→ Try it: In the records below, find each line holding the word "species" and copy it.
------------------------------------------------
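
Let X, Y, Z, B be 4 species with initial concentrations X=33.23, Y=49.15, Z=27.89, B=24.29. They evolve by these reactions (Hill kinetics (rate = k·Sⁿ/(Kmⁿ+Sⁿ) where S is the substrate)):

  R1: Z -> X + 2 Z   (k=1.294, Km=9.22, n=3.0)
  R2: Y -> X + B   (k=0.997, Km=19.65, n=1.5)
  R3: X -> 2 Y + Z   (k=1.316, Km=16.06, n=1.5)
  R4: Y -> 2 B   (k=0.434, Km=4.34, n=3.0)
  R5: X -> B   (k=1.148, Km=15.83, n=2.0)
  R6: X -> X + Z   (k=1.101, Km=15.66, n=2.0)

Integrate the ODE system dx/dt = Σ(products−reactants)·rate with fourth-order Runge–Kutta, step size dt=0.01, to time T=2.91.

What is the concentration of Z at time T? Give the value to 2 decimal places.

RK4 with dt=0.01: 291 steps to T=2.91. Trajectory (selected grid times):
t=0.00: X=33.23 Y=49.15 Z=27.89 B=24.29
t=0.32: X=33.27 Y=49.39 Z=28.89 B=25.12
t=0.65: X=33.31 Y=49.63 Z=29.93 B=25.98
t=0.97: X=33.36 Y=49.87 Z=30.94 B=26.81
t=1.29: X=33.40 Y=50.10 Z=31.95 B=27.65
t=1.62: X=33.45 Y=50.35 Z=32.99 B=28.51
t=1.94: X=33.49 Y=50.59 Z=34.00 B=29.34
t=2.26: X=33.54 Y=50.82 Z=35.01 B=30.18
t=2.59: X=33.59 Y=51.07 Z=36.05 B=31.04
t=2.91: X=33.64 Y=51.30 Z=37.07 B=31.87
Read off Z at T=2.91: 37.07

Z at T = 37.07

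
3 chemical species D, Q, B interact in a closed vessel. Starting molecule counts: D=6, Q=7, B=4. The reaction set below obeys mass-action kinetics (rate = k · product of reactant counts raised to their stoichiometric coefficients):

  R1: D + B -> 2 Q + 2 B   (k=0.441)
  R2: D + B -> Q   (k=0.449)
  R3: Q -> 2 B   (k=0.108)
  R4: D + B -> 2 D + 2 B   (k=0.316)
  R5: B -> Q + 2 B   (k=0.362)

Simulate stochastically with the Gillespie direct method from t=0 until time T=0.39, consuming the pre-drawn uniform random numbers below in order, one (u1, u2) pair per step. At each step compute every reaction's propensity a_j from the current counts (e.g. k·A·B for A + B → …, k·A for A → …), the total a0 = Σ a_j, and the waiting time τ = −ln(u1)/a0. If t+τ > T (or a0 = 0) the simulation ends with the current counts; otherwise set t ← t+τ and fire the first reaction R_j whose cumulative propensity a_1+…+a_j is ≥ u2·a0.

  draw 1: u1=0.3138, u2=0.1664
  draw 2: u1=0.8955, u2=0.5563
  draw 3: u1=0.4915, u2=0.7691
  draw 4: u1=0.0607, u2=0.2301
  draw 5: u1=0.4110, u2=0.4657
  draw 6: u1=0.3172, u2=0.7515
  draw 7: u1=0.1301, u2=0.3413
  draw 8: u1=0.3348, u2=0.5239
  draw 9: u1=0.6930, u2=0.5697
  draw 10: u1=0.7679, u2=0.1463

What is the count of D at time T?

t=0.000: D=6 Q=7 B=4
Draw 1: a1=10.584, a2=10.776, a3=0.756, a4=7.584, a5=1.448, a0=31.148; τ=−ln(0.3138)/31.148=0.037 → t=0.037; u2·a0=0.1664·31.148=5.183 ≤ a1=10.584 → R1 fires; D=5 Q=9 B=5
Draw 2: a1=11.025, a2=11.225, a3=0.972, a4=7.900, a5=1.810, a0=32.932; τ=−ln(0.8955)/32.932=0.003 → t=0.041; u2·a0=0.5563·32.932=18.320; a1=11.025 < 18.320 ≤ a1+a2=22.250 → R2 fires; D=4 Q=10 B=4
Draw 3: a1=7.056, a2=7.184, a3=1.080, a4=5.056, a5=1.448, a0=21.824; τ=−ln(0.4915)/21.824=0.033 → t=0.073; u2·a0=0.7691·21.824=16.785; a1+…+a3=15.320 < 16.785 ≤ a1+…+a4=20.376 → R4 fires; D=5 Q=10 B=5
Draw 4: a1=11.025, a2=11.225, a3=1.080, a4=7.900, a5=1.810, a0=33.040; τ=−ln(0.0607)/33.040=0.085 → t=0.158; u2·a0=0.2301·33.040=7.603 ≤ a1=11.025 → R1 fires; D=4 Q=12 B=6
Draw 5: a1=10.584, a2=10.776, a3=1.296, a4=7.584, a5=2.172, a0=32.412; τ=−ln(0.4110)/32.412=0.027 → t=0.185; u2·a0=0.4657·32.412=15.094; a1=10.584 < 15.094 ≤ a1+a2=21.360 → R2 fires; D=3 Q=13 B=5
Draw 6: a1=6.615, a2=6.735, a3=1.404, a4=4.740, a5=1.810, a0=21.304; τ=−ln(0.3172)/21.304=0.054 → t=0.239; u2·a0=0.7515·21.304=16.010; a1+…+a3=14.754 < 16.010 ≤ a1+…+a4=19.494 → R4 fires; D=4 Q=13 B=6
Draw 7: a1=10.584, a2=10.776, a3=1.404, a4=7.584, a5=2.172, a0=32.520; τ=−ln(0.1301)/32.520=0.063 → t=0.302; u2·a0=0.3413·32.520=11.099; a1=10.584 < 11.099 ≤ a1+a2=21.360 → R2 fires; D=3 Q=14 B=5
Draw 8: a1=6.615, a2=6.735, a3=1.512, a4=4.740, a5=1.810, a0=21.412; τ=−ln(0.3348)/21.412=0.051 → t=0.353; u2·a0=0.5239·21.412=11.218; a1=6.615 < 11.218 ≤ a1+a2=13.350 → R2 fires; D=2 Q=15 B=4
Draw 9: a1=3.528, a2=3.592, a3=1.620, a4=2.528, a5=1.448, a0=12.716; τ=−ln(0.6930)/12.716=0.029 → t=0.382; u2·a0=0.5697·12.716=7.244; a1+a2=7.120 < 7.244 ≤ a1+…+a3=8.740 → R3 fires; D=2 Q=14 B=6
Draw 10: a1=5.292, a2=5.388, a3=1.512, a4=3.792, a5=2.172, a0=18.156; τ=−ln(0.7679)/18.156=0.015 → t=0.396 > T=0.39: stop.
Read off D at T=0.39: 2

D at T = 2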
------------------------------------------------
→ Problem solution:
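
Let X, Y, Z, B be 4 species with initial concentrations X=33.23, Y=49.15, Z=27.89, B=24.29. They evolve by these reactions (Hill kinetics (rate = k·Sⁿ/(Kmⁿ+Sⁿ) where S is the substrate)):
3 chemical species D, Q, B interact in a closed vessel. Starting molecule counts: D=6, Q=7, B=4. The reaction set below obeys mass-action kinetics (rate = k · product of reactant counts raised to their stoichiometric coefficients):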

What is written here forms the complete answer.